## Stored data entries
☆ ☆ ☆
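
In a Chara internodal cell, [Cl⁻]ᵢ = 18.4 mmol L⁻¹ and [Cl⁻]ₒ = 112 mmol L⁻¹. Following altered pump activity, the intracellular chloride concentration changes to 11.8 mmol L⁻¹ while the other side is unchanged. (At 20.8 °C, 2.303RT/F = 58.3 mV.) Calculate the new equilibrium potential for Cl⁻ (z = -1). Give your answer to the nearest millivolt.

-57 mV

After the shift: [Cl⁻]_out = 112, [Cl⁻]_in = 11.8 mmol L⁻¹.
E_new = (58.3/-1)·log₁₀(112/11.8) = -58.30 · (0.9773) = -56.98 mV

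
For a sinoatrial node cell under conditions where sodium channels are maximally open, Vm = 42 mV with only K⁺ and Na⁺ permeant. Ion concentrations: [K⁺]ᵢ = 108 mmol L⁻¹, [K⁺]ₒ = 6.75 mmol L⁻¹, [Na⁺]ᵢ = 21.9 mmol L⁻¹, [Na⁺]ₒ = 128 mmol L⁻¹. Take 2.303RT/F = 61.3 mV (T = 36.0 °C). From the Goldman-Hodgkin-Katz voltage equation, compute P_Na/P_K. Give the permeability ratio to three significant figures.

Let α = P_Na/P_K. GHK: Vm = 61.3·log₁₀[(Kₒ + α·Naₒ)/(Kᵢ + α·Naᵢ)].
10^(Vm/61.3) = 10^(42.0/61.3) = 4.8435
So 4.8435·(Kᵢ + α·Naᵢ) = Kₒ + α·Naₒ → α = (4.8435·108.0 − 6.75) / (128.0 − 4.8435·21.9)
α = (523.1 − 6.75) / (128.0 − 106.1) = 516.3/21.93 = 23.55

23.5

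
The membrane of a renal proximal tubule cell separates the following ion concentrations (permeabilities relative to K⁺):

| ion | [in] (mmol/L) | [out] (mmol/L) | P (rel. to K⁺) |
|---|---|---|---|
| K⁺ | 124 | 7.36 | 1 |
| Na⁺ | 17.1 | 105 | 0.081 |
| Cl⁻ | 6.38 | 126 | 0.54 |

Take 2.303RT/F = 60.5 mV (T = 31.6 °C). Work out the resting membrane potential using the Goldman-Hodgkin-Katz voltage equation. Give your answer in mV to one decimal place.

Vm = 60.5 · log₁₀[(Σ P·[cation]ₒ + Σ P·[anion]ᵢ) / (Σ P·[cation]ᵢ + Σ P·[anion]ₒ)]
Numerator = 1×7.36 + 0.081×105 + 0.54×6.38 = 19.31
Denominator = 1×124 + 0.081×17.1 + 0.54×126 = 193.4
Vm = 60.5 · log₁₀(0.099833) = 60.5 × (-1.0007) = -60.54 mV

-60.5 mV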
☆ ☆ ☆
## Try it
The line with "105 | 0.081 |", the last line of the data above, and every line between them should be duplicated exactly, with nothing else.

## Answer space
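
| Na⁺ | 17.1 | 105 | 0.081 |
| Cl⁻ | 6.38 | 126 | 0.54 |

Take 2.303RT/F = 60.5 mV (T = 31.6 °C). Work out the resting membrane potential using the Goldman-Hodgkin-Katz voltage equation. Give your answer in mV to one decimal place.

Vm = 60.5 · log₁₀[(Σ P·[cation]ₒ + Σ P·[anion]ᵢ) / (Σ P·[cation]ᵢ + Σ P·[anion]ₒ)]
Numerator = 1×7.36 + 0.081×105 + 0.54×6.38 = 19.31
Denominator = 1×124 + 0.081×17.1 + 0.54×126 = 193.4
Vm = 60.5 · log₁₀(0.099833) = 60.5 × (-1.0007) = -60.54 mV

-60.5 mV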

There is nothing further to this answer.